§ PROMPT: Below this sentence is a listing; return exactly its lines from the one with "76, 93, 96]" to the one with "46, 52, 73]", both kept, and nothing more.

=== RECORDS FOR THE EXERCISE ===

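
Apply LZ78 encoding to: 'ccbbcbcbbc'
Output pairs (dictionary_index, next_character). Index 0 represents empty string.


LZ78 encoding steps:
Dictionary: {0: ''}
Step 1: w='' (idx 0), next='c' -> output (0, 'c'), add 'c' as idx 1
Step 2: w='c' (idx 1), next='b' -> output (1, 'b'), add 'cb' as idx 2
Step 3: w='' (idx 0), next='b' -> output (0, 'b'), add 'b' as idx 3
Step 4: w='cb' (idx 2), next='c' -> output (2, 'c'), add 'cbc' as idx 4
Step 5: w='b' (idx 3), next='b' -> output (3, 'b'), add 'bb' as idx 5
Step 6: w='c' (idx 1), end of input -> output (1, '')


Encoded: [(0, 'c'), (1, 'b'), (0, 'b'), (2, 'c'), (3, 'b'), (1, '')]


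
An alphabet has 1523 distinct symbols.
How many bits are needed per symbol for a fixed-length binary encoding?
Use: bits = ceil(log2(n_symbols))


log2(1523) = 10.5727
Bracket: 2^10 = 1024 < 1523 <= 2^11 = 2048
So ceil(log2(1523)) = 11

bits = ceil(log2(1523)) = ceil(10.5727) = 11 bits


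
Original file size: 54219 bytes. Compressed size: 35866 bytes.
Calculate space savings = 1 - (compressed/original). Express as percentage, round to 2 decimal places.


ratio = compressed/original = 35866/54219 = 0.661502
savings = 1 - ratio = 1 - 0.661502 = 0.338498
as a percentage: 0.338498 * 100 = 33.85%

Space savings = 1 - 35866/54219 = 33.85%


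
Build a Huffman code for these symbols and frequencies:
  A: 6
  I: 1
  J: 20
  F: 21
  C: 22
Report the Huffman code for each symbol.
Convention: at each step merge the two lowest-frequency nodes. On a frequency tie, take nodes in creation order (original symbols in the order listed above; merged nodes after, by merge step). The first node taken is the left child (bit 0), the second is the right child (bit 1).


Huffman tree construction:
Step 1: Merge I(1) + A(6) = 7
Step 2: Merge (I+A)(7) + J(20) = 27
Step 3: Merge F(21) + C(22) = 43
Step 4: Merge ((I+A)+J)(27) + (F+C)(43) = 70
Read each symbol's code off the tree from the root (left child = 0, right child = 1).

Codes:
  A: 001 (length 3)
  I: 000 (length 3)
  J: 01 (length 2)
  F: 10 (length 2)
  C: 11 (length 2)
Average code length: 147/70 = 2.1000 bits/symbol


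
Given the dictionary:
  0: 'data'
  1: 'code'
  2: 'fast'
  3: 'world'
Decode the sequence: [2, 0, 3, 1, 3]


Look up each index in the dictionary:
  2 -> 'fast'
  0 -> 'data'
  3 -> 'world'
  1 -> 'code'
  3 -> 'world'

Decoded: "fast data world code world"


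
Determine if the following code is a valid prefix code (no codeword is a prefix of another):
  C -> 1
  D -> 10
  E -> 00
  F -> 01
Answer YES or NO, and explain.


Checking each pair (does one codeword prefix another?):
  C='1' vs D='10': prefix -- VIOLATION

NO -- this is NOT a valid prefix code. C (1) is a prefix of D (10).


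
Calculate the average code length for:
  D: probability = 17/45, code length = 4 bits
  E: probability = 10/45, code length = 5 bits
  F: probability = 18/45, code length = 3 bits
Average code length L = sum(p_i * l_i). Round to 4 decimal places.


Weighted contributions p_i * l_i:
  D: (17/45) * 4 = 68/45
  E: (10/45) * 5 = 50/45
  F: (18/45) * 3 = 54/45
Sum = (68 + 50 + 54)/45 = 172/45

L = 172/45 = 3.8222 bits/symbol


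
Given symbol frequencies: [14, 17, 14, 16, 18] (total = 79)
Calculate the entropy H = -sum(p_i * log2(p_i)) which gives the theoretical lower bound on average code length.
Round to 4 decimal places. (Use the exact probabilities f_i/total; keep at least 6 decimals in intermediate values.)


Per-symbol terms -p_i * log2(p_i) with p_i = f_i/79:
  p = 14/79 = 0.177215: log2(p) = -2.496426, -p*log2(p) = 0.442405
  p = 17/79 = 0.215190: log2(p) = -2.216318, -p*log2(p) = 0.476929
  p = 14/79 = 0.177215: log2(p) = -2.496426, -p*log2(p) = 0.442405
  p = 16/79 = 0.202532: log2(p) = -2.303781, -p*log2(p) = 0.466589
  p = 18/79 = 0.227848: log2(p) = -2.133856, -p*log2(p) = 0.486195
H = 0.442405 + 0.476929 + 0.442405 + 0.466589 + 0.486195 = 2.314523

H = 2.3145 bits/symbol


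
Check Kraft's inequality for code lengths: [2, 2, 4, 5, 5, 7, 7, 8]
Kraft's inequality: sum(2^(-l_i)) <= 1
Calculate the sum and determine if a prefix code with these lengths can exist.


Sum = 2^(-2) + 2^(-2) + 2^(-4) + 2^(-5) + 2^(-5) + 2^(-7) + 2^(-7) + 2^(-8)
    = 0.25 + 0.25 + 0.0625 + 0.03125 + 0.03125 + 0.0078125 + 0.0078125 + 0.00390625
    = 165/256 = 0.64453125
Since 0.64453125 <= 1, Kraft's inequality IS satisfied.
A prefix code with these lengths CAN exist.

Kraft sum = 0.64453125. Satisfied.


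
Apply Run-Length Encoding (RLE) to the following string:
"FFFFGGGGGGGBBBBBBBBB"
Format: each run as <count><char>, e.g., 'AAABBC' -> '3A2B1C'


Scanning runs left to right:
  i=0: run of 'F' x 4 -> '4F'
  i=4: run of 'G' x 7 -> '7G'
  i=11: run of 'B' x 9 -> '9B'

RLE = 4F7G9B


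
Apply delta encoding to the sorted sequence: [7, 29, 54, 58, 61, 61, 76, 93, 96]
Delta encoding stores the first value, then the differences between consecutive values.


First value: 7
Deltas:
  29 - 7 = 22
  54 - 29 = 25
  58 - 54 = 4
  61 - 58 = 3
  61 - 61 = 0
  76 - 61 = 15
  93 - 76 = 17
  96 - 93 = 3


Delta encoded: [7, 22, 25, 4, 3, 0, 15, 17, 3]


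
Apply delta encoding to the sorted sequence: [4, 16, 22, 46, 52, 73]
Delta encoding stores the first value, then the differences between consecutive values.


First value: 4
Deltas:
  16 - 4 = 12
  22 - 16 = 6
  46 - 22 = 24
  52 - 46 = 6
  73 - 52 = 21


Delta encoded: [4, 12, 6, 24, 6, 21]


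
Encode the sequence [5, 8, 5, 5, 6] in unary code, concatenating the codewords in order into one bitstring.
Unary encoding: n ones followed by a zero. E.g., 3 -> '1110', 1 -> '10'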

===

§ ANSWER SECTION:
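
Apply delta encoding to the sorted sequence: [7, 29, 54, 58, 61, 61, 76, 93, 96]
Delta encoding stores the first value, then the differences between consecutive values.


First value: 7
Deltas:
  29 - 7 = 22
  54 - 29 = 25
  58 - 54 = 4
  61 - 58 = 3
  61 - 61 = 0
  76 - 61 = 15
  93 - 76 = 17
  96 - 93 = 3


Delta encoded: [7, 22, 25, 4, 3, 0, 15, 17, 3]


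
Apply delta encoding to the sorted sequence: [4, 16, 22, 46, 52, 73]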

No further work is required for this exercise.